● To do
Repeat every line below exactly, word for word.

● Records supplied
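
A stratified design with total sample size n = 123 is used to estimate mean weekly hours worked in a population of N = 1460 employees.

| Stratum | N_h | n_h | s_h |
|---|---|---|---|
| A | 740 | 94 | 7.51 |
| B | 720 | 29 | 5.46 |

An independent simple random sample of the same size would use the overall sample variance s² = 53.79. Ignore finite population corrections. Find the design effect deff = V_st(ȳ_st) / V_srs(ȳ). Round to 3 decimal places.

V̂(ȳ_st) = Σ W_h² s_h²/n_h, with W_h = N_h/N and N = 1460:
  stratum A: (740/1460)²·7.51²/94 = 0.154138
  stratum B: (720/1460)²·5.46²/29 = 0.250004
V_st = 0.404142
V_srs = s²/n = 53.79/123 = 0.437317
deff = V_st / V_srs = 0.404142/0.437317 = 0.9241

deff ≈ 0.924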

● Result of the exercise
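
A stratified design with total sample size n = 123 is used to estimate mean weekly hours worked in a population of N = 1460 employees.

| Stratum | N_h | n_h | s_h |
|---|---|---|---|
| A | 740 | 94 | 7.51 |
| B | 720 | 29 | 5.46 |

An independent simple random sample of the same size would use the overall sample variance s² = 53.79. Ignore finite population corrections. Find the design effect deff = V_st(ȳ_st) / V_srs(ȳ). Round to 3 decimal places.

V̂(ȳ_st) = Σ W_h² s_h²/n_h, with W_h = N_h/N and N = 1460:
  stratum A: (740/1460)²·7.51²/94 = 0.154138
  stratum B: (720/1460)²·5.46²/29 = 0.250004
V_st = 0.404142
V_srs = s²/n = 53.79/123 = 0.437317
deff = V_st / V_srs = 0.404142/0.437317 = 0.9241

deff ≈ 0.924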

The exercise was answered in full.